A complete and exact copy of the data below is required.

Listed entries:
▬▬▬▬▬▬▬▬▬▬

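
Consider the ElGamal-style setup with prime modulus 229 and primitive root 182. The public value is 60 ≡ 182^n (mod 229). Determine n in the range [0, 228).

Baby-step giant-step with m = ceil(sqrt(228)) = 16.
Baby table (182^j mod 229 for j=0..15):
  0:1  1:182  2:148  3:143  4:149  5:96  6:68  7:10
  8:217  9:106  10:56  11:116  12:44  13:222  14:100  15:109
Giant step factor: 182^(-16) ≡ 132 (mod 229).
Scan 60·132^i mod 229 for i = 0, 1, …:
  i=0: 60   i=1: 134   i=2: 55   i=3: 161
  i=4: 184   i=5: 14   i=6: 16   i=7: 51
  i=8: 91   i=9: 104   i=10: 217
Match at i=10, j=8: n = 10·16 + 8 = 168.

168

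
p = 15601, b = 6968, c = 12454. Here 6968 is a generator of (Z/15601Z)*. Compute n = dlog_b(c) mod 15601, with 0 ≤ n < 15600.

Baby-step giant-step with m = ceil(sqrt(15600)) = 125.
Baby table (6968^j mod 15601 for j=0..124):
  0:1  1:6968  2:2712  3:4405  4:6873  5:11595  6:11982  7:9625
  8:13902  9:2527  10:10208  11:4385  12:7922  13:4158  14:1887  15:12574
  16:416  17:12503  18:4920  19:7163  20:4185  21:2811  22:7793  23:10144
  24:10862  25:5965  26:3056  27:14444  28:3741  29:13618  30:4942  31:4449
  32:1445  33:6115  34:2989  35:17  36:9249  37:14902  38:12481  39:7634
  40:9903  41:881  42:7615  43:2319  44:11757  45:1925  46:12141  47:9866
  48:8282  49:877  50:10945  51:7072  52:9738  53:5635  54:12564  55:8741
  56:984  57:7673  58:837  59:13043  60:7799  61:5149  62:11533  63:1193
  64:13092  65:6009  66:13229  67:8964  68:10349  69:4010  70:289  71:1223
  72:3718  73:9364  74:4970  75:12341  76:14977  77:4647  78:8221  79:12657
  80:1523  81:3584  82:11712  83:385  84:14909  85:14454  86:11017  87:9536
  88:2189  89:10775  90:8188  91:1127  92:5633  93:14229  94:3317  95:7775
  96:9528  97:8849  98:4680  99:4150  100:8547  101:6479  102:11979  103:4322
  104:5766  105:4913  106:5190  107:802  108:3178  109:6485  110:6984  111:4993
  112:994  113:14949  114:12356  115:10290  116:14125  117:11892  118:6545  119:3837
  120:11703  121:77  122:6102  123:6011  124:11564
Giant step factor: 6968^(-125) ≡ 10122 (mod 15601).
Scan 12454·10122^i mod 15601 for i = 0, 1, …:
  i=0: 12454   i=1: 3308   i=2: 3830   i=3: 14376
  i=4: 3345   i=5: 3920   i=6: 4897   i=7: 3057
  i=8: 6171   i=9: 12059     …   i=44: 10128
  i=45: 1445
Match at i=45, j=32: n = 45·125 + 32 = 5657.

5657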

▬▬▬▬▬▬▬▬▬▬

Exercise response:
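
Consider the ElGamal-style setup with prime modulus 229 and primitive root 182. The public value is 60 ≡ 182^n (mod 229). Determine n in the range [0, 228).

Baby-step giant-step with m = ceil(sqrt(228)) = 16.
Baby table (182^j mod 229 for j=0..15):
  0:1  1:182  2:148  3:143  4:149  5:96  6:68  7:10
  8:217  9:106  10:56  11:116  12:44  13:222  14:100  15:109
Giant step factor: 182^(-16) ≡ 132 (mod 229).
Scan 60·132^i mod 229 for i = 0, 1, …:
  i=0: 60   i=1: 134   i=2: 55   i=3: 161
  i=4: 184   i=5: 14   i=6: 16   i=7: 51
  i=8: 91   i=9: 104   i=10: 217
Match at i=10, j=8: n = 10·16 + 8 = 168.

168

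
p = 15601, b = 6968, c = 12454. Here 6968 is a generator of (Z/15601Z)*. Compute n = dlog_b(c) mod 15601, with 0 ≤ n < 15600.

Baby-step giant-step with m = ceil(sqrt(15600)) = 125.
Baby table (6968^j mod 15601 for j=0..124):
  0:1  1:6968  2:2712  3:4405  4:6873  5:11595  6:11982  7:9625
  8:13902  9:2527  10:10208  11:4385  12:7922  13:4158  14:1887  15:12574
  16:416  17:12503  18:4920  19:7163  20:4185  21:2811  22:7793  23:10144
  24:10862  25:5965  26:3056  27:14444  28:3741  29:13618  30:4942  31:4449
  32:1445  33:6115  34:2989  35:17  36:9249  37:14902  38:12481  39:7634
  40:9903  41:881  42:7615  43:2319  44:11757  45:1925  46:12141  47:9866
  48:8282  49:877  50:10945  51:7072  52:9738  53:5635  54:12564  55:8741
  56:984  57:7673  58:837  59:13043  60:7799  61:5149  62:11533  63:1193
  64:13092  65:6009  66:13229  67:8964  68:10349  69:4010  70:289  71:1223
  72:3718  73:9364  74:4970  75:12341  76:14977  77:4647  78:8221  79:12657
  80:1523  81:3584  82:11712  83:385  84:14909  85:14454  86:11017  87:9536
  88:2189  89:10775  90:8188  91:1127  92:5633  93:14229  94:3317  95:7775
  96:9528  97:8849  98:4680  99:4150  100:8547  101:6479  102:11979  103:4322
  104:5766  105:4913  106:5190  107:802  108:3178  109:6485  110:6984  111:4993
  112:994  113:14949  114:12356  115:10290  116:14125  117:11892  118:6545  119:3837
  120:11703  121:77  122:6102  123:6011  124:11564
Giant step factor: 6968^(-125) ≡ 10122 (mod 15601).
Scan 12454·10122^i mod 15601 for i = 0, 1, …:
  i=0: 12454   i=1: 3308   i=2: 3830   i=3: 14376
  i=4: 3345   i=5: 3920   i=6: 4897   i=7: 3057
  i=8: 6171   i=9: 12059     …   i=44: 10128
  i=45: 1445
Match at i=45, j=32: n = 45·125 + 32 = 5657.

5657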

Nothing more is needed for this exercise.